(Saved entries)
----------------
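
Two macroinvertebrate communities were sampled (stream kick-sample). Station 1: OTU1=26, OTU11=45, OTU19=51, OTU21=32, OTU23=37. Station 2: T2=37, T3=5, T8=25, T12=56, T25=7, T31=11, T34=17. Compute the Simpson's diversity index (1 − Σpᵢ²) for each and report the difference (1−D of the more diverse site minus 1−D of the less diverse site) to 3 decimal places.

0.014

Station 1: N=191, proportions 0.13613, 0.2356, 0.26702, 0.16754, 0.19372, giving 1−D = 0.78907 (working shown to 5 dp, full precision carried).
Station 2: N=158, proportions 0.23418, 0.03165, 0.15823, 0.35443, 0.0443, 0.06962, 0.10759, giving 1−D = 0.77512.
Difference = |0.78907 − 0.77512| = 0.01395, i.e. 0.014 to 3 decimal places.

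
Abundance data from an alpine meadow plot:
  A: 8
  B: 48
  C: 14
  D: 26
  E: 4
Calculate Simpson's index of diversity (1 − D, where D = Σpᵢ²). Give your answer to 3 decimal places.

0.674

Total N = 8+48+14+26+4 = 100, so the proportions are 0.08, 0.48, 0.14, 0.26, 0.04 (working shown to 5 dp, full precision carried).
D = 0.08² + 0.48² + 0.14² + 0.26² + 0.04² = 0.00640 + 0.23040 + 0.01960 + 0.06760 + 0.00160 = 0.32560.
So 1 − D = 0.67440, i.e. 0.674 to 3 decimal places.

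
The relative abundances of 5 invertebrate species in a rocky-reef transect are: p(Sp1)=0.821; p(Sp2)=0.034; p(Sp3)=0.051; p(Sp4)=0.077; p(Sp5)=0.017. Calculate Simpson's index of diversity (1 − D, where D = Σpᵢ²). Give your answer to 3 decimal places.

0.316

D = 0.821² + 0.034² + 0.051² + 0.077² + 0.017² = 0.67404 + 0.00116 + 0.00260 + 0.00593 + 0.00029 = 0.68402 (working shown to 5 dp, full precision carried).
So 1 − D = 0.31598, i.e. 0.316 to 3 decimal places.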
----------------
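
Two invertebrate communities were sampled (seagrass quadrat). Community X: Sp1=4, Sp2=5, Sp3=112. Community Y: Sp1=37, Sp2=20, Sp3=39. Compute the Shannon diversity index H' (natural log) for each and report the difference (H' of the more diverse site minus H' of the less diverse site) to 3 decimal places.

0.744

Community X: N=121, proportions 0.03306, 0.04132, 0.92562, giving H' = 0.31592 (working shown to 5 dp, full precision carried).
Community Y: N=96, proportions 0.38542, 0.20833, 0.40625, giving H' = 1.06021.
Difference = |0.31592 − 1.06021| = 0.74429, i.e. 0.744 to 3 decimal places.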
----------------
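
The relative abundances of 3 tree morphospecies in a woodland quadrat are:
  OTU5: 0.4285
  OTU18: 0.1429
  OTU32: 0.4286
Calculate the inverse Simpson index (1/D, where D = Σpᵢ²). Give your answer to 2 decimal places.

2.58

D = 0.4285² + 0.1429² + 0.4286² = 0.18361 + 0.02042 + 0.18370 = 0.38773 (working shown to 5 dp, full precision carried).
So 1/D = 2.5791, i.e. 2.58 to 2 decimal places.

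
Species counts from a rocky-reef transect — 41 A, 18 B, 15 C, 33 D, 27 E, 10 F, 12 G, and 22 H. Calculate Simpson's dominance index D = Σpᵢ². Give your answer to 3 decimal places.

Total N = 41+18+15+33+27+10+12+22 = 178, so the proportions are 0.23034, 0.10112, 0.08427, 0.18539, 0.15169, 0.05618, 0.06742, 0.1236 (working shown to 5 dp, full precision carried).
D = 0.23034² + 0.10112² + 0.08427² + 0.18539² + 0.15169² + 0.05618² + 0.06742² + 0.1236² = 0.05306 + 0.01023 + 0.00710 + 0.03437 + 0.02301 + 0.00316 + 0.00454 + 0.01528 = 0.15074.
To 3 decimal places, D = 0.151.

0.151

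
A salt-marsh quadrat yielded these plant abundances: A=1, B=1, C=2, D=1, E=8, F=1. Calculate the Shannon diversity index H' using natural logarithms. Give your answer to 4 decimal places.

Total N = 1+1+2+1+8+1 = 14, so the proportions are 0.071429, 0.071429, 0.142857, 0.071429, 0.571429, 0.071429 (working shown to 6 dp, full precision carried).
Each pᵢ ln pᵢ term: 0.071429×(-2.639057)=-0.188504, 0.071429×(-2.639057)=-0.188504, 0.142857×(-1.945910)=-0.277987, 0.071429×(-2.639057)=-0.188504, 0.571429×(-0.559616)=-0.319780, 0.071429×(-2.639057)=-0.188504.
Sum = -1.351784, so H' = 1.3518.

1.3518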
----------------
▶ _WORK TO BE COMPLETED_
In the entries above, find the line with "The relative abundances of 3" and the line with "OTU32: 0.4286", then restate word for word both of them and every line between, with nothing more.

▶ _REPLY TO THE EXERCISE_
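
The relative abundances of 3 tree morphospecies in a woodland quadrat are:
  OTU5: 0.4285
  OTU18: 0.1429
  OTU32: 0.4286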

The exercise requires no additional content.